[Stored data]
=== Section Start ===

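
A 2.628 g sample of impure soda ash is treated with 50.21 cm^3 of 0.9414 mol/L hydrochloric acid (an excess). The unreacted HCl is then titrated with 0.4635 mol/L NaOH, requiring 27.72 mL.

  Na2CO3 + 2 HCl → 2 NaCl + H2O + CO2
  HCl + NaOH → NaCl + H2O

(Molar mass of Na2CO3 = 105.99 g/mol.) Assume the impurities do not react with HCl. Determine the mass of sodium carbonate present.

n(HCl) added = 0.05021 × 0.9414 = 0.04727 mol
n(NaOH) used in back-titration = 0.02772 × 0.4635 = 0.01285 mol
n(HCl) left over = 0.01285 mol (1:1 ratio)
n(HCl) consumed by analyte = 0.04727 − 0.01285 = 0.03442 mol
From the 1:2 ratio, n(Na2CO3) = 1/2 × 0.03442 = 0.01721 mol
mass of Na2CO3 = 0.01721 × 105.99 = 1.824 g

1.824 g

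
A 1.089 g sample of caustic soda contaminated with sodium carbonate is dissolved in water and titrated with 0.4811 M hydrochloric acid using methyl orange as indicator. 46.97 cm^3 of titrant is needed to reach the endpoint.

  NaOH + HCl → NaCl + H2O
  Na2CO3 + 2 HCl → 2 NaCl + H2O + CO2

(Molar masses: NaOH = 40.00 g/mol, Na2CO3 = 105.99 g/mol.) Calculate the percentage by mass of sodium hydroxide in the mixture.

n(HCl) = 0.04697 × 0.4811 = 0.02260 mol
Let x = n(NaOH), y = n(Na2CO3).
Titrant: 1x + 2y = 0.02260;  mass: 40.00x + 105.99y = 1.089
Solving, x = 8.353 × 10^-3 mol, y = 7.122 × 10^-3 mol
mass of NaOH = 8.353 × 10^-3 × 40.00 = 0.3341 g
% NaOH = 0.3341 / 1.089 × 100 = 30.68 %

30.68 %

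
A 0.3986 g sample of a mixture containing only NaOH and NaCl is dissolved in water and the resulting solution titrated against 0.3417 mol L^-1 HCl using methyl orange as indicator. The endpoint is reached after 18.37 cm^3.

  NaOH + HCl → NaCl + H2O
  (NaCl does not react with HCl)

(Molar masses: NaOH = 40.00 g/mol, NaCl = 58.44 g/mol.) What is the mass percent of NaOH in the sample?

62.99 %

n(HCl) = 0.01837 × 0.3417 = 6.277 × 10^-3 mol
Let x = n(NaOH), y = n(NaCl).
Titrant: 1x = 6.277 × 10^-3;  mass: 40.00x + 58.44y = 0.3986
Solving, x = 6.277 × 10^-3 mol, y = 2.524 × 10^-3 mol
mass of NaOH = 6.277 × 10^-3 × 40.00 = 0.2511 g
% NaOH = 0.2511 / 0.3986 × 100 = 62.99 %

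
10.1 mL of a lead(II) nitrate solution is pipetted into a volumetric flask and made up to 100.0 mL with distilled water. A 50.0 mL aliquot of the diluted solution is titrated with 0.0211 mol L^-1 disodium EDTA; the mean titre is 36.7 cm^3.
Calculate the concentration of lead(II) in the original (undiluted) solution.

0.153 mol/L

Pb^2+ + EDTA^4- → [Pb(EDTA)]^2-
n(EDTA) = 0.0367 × 0.0211 = 7.74 × 10^-4 mol
n(Pb2+) in the aliquot = 7.74 × 10^-4 mol (1:1 ratio)
[Pb2+]_dilute = 7.74 × 10^-4 / 0.0500 = 0.0155 mol/L
Dilution factor = 100.0 / 10.1 = 9.901
[Pb2+]_stock = 0.0155 × 9.901 = 0.153 mol/L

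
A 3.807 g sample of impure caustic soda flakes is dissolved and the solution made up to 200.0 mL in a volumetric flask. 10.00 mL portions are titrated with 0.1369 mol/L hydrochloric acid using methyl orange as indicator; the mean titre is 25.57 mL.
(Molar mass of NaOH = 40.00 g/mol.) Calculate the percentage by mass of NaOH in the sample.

NaOH + HCl → NaCl + H2O
n(HCl) per titration = 0.02557 × 0.1369 = 3.501 × 10^-3 mol
n(NaOH) in each aliquot = 3.501 × 10^-3 mol (1:1 ratio)
n(NaOH) in the whole flask = 3.501 × 10^-3 × 200.0/10.00 = 0.07001 mol
mass of NaOH = 0.07001 × 40.00 = 2.800 g
% NaOH = 2.800 / 3.807 × 100 = 73.56 %

73.56 %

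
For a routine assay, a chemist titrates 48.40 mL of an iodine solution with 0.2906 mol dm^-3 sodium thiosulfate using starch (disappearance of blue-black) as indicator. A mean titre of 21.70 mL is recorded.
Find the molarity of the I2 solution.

I2 + 2 S2O3^2- → 2 I^- + S4O6^2-
n(Na2S2O3) = 0.02170 L × 0.2906 mol/L = 6.306 × 10^-3 mol
From the 1:2 mole ratio, n(I2) = 1/2 × 6.306 × 10^-3 = 3.153 × 10^-3 mol
[I2] = 3.153 × 10^-3 mol / 0.04840 L = 0.06514 mol/L

0.06514 mol/L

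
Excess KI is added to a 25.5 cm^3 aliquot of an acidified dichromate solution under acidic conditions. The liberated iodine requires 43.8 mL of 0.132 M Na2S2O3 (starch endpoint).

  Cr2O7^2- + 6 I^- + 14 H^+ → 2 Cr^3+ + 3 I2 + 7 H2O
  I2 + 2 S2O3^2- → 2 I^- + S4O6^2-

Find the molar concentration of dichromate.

0.0378 M

n(S2O3^2-) = 0.0438 × 0.132 = 5.78 × 10^-3 mol
n(I2) = n(S2O3^2-)/2 = 2.89 × 10^-3 mol
From the 1:3 ratio, n(Cr2O7^2-) in the aliquot = 1/3 × 2.89 × 10^-3 = 9.64 × 10^-4 mol
[Cr2O7^2-] = 9.64 × 10^-4 / 0.0255 = 0.0378 mol/L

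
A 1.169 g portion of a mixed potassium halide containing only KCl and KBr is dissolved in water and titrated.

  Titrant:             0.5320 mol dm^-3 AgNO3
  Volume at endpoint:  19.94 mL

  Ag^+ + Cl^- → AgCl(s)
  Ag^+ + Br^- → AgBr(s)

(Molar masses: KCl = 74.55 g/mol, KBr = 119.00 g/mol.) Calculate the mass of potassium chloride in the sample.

n(AgNO3) = 0.01994 × 0.5320 = 0.01061 mol
Let x = n(KCl), y = n(KBr).
Titrant: 1x + 1y = 0.01061;  mass: 74.55x + 119.00y = 1.169
Solving, x = 2.100 × 10^-3 mol, y = 8.508 × 10^-3 mol
mass of KCl = 2.100 × 10^-3 × 74.55 = 0.1566 g

0.1566 g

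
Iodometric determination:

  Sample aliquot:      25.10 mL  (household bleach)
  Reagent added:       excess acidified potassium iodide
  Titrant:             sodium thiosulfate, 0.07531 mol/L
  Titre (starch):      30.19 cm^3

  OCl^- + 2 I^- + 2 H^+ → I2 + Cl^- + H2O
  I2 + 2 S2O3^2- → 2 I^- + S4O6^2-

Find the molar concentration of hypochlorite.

0.04529 mol/L

n(S2O3^2-) = 0.03019 × 0.07531 = 2.274 × 10^-3 mol
n(I2) = n(S2O3^2-)/2 = 1.137 × 10^-3 mol
n(OCl^-) in the aliquot = 1.137 × 10^-3 mol (1:1 ratio)
[OCl^-] = 1.137 × 10^-3 / 0.02510 = 0.04529 mol/L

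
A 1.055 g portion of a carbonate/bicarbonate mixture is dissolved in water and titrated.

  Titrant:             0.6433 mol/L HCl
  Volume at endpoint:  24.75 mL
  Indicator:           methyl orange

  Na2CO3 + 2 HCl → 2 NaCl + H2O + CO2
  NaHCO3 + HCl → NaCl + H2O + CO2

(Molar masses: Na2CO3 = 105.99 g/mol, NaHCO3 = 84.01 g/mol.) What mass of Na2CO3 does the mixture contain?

n(HCl) = 0.02475 × 0.6433 = 0.01592 mol
Let x = n(Na2CO3), y = n(NaHCO3).
Titrant: 2x + 1y = 0.01592;  mass: 105.99x + 84.01y = 1.055
Solving, x = 4.556 × 10^-3 mol, y = 6.811 × 10^-3 mol
mass of Na2CO3 = 4.556 × 10^-3 × 105.99 = 0.4828 g

0.4828 g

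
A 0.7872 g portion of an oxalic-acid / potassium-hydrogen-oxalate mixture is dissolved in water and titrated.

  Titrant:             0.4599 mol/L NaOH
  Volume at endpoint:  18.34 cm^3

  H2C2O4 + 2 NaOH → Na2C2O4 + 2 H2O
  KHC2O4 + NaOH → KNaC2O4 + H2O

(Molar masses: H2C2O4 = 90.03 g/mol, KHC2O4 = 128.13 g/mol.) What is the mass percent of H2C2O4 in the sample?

n(NaOH) = 0.01834 × 0.4599 = 8.435 × 10^-3 mol
Let x = n(H2C2O4), y = n(KHC2O4).
Titrant: 2x + 1y = 8.435 × 10^-3;  mass: 90.03x + 128.13y = 0.7872
Solving, x = 1.766 × 10^-3 mol, y = 4.903 × 10^-3 mol
mass of H2C2O4 = 1.766 × 10^-3 × 90.03 = 0.1590 g
% H2C2O4 = 0.1590 / 0.7872 × 100 = 20.19 %

20.19 %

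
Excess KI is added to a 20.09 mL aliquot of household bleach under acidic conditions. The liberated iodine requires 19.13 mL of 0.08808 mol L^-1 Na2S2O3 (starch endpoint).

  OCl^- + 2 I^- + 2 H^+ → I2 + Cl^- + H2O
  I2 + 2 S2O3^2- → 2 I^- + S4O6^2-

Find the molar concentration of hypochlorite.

0.04194 mol/L

n(S2O3^2-) = 0.01913 × 0.08808 = 1.685 × 10^-3 mol
n(I2) = n(S2O3^2-)/2 = 8.425 × 10^-4 mol
n(OCl^-) in the aliquot = 8.425 × 10^-4 mol (1:1 ratio)
[OCl^-] = 8.425 × 10^-4 / 0.02009 = 0.04194 mol/L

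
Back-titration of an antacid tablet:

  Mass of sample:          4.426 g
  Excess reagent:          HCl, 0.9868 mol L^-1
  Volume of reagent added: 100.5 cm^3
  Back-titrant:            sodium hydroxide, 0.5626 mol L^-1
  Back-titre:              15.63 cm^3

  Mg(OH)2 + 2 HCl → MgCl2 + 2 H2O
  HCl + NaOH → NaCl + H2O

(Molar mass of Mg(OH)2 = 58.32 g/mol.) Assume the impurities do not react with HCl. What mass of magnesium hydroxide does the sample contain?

n(HCl) added = 0.1005 × 0.9868 = 0.09917 mol
n(NaOH) used in back-titration = 0.01563 × 0.5626 = 8.793 × 10^-3 mol
n(HCl) left over = 8.793 × 10^-3 mol (1:1 ratio)
n(HCl) consumed by analyte = 0.09917 − 8.793 × 10^-3 = 0.09038 mol
From the 1:2 ratio, n(Mg(OH)2) = 1/2 × 0.09038 = 0.04519 mol
mass of Mg(OH)2 = 0.04519 × 58.32 = 2.635 g

2.635 g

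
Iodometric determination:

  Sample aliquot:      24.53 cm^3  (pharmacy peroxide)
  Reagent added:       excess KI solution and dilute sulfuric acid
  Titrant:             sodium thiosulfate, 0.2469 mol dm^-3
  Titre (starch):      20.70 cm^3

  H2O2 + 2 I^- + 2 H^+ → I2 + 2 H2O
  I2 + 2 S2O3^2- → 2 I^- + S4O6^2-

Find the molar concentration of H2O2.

0.1042 mol/L

n(S2O3^2-) = 0.02070 × 0.2469 = 5.111 × 10^-3 mol
n(I2) = n(S2O3^2-)/2 = 2.555 × 10^-3 mol
n(H2O2) in the aliquot = 2.555 × 10^-3 mol (1:1 ratio)
[H2O2] = 2.555 × 10^-3 / 0.02453 = 0.1042 mol/L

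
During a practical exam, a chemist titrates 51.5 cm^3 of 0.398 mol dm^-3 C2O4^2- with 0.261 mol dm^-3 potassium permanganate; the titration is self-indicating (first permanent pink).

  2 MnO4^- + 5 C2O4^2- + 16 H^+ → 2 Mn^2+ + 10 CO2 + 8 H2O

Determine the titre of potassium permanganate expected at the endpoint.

n(C2O4^2-) = 0.0515 L × 0.398 mol/L = 0.0205 mol
From the 2:5 stoichiometry, n(KMnO4) = 2/5 × 0.0205 = 8.20 × 10^-3 mol
V(KMnO4) = 8.20 × 10^-3 mol / 0.261 mol/L = 0.0314 L = 31.4 mL

31.4 mL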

=== Section End ===

Set down, exactly as they appear above, all lines from the one that has "Ag^+ + Cl^- → AgCl(s)" down to the one that has "KHC2O4 + NaOH → KNaC2O4 + H2O", including those two and no others.

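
  Ag^+ + Cl^- → AgCl(s)
  Ag^+ + Br^- → AgBr(s)

(Molar masses: KCl = 74.55 g/mol, KBr = 119.00 g/mol.) Calculate the mass of potassium chloride in the sample.

n(AgNO3) = 0.01994 × 0.5320 = 0.01061 mol
Let x = n(KCl), y = n(KBr).
Titrant: 1x + 1y = 0.01061;  mass: 74.55x + 119.00y = 1.169
Solving, x = 2.100 × 10^-3 mol, y = 8.508 × 10^-3 mol
mass of KCl = 2.100 × 10^-3 × 74.55 = 0.1566 g

0.1566 g

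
Iodometric determination:

  Sample aliquot:      25.10 mL  (household bleach)
  Reagent added:       excess acidified potassium iodide
  Titrant:             sodium thiosulfate, 0.07531 mol/L
  Titre (starch):      30.19 cm^3

  OCl^- + 2 I^- + 2 H^+ → I2 + Cl^- + H2O
  I2 + 2 S2O3^2- → 2 I^- + S4O6^2-

Find the molar concentration of hypochlorite.

0.04529 mol/L

n(S2O3^2-) = 0.03019 × 0.07531 = 2.274 × 10^-3 mol
n(I2) = n(S2O3^2-)/2 = 1.137 × 10^-3 mol
n(OCl^-) in the aliquot = 1.137 × 10^-3 mol (1:1 ratio)
[OCl^-] = 1.137 × 10^-3 / 0.02510 = 0.04529 mol/L

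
A 1.055 g portion of a carbonate/bicarbonate mixture is dissolved in water and titrated.

  Titrant:             0.6433 mol/L HCl
  Volume at endpoint:  24.75 mL
  Indicator:           methyl orange

  Na2CO3 + 2 HCl → 2 NaCl + H2O + CO2
  NaHCO3 + HCl → NaCl + H2O + CO2

(Molar masses: Na2CO3 = 105.99 g/mol, NaHCO3 = 84.01 g/mol.) What mass of Na2CO3 does the mixture contain?

n(HCl) = 0.02475 × 0.6433 = 0.01592 mol
Let x = n(Na2CO3), y = n(NaHCO3).
Titrant: 2x + 1y = 0.01592;  mass: 105.99x + 84.01y = 1.055
Solving, x = 4.556 × 10^-3 mol, y = 6.811 × 10^-3 mol
mass of Na2CO3 = 4.556 × 10^-3 × 105.99 = 0.4828 g

0.4828 g

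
A 0.7872 g portion of an oxalic-acid / potassium-hydrogen-oxalate mixture is dissolved in water and titrated.

  Titrant:             0.4599 mol/L NaOH
  Volume at endpoint:  18.34 cm^3

  H2C2O4 + 2 NaOH → Na2C2O4 + 2 H2O
  KHC2O4 + NaOH → KNaC2O4 + H2O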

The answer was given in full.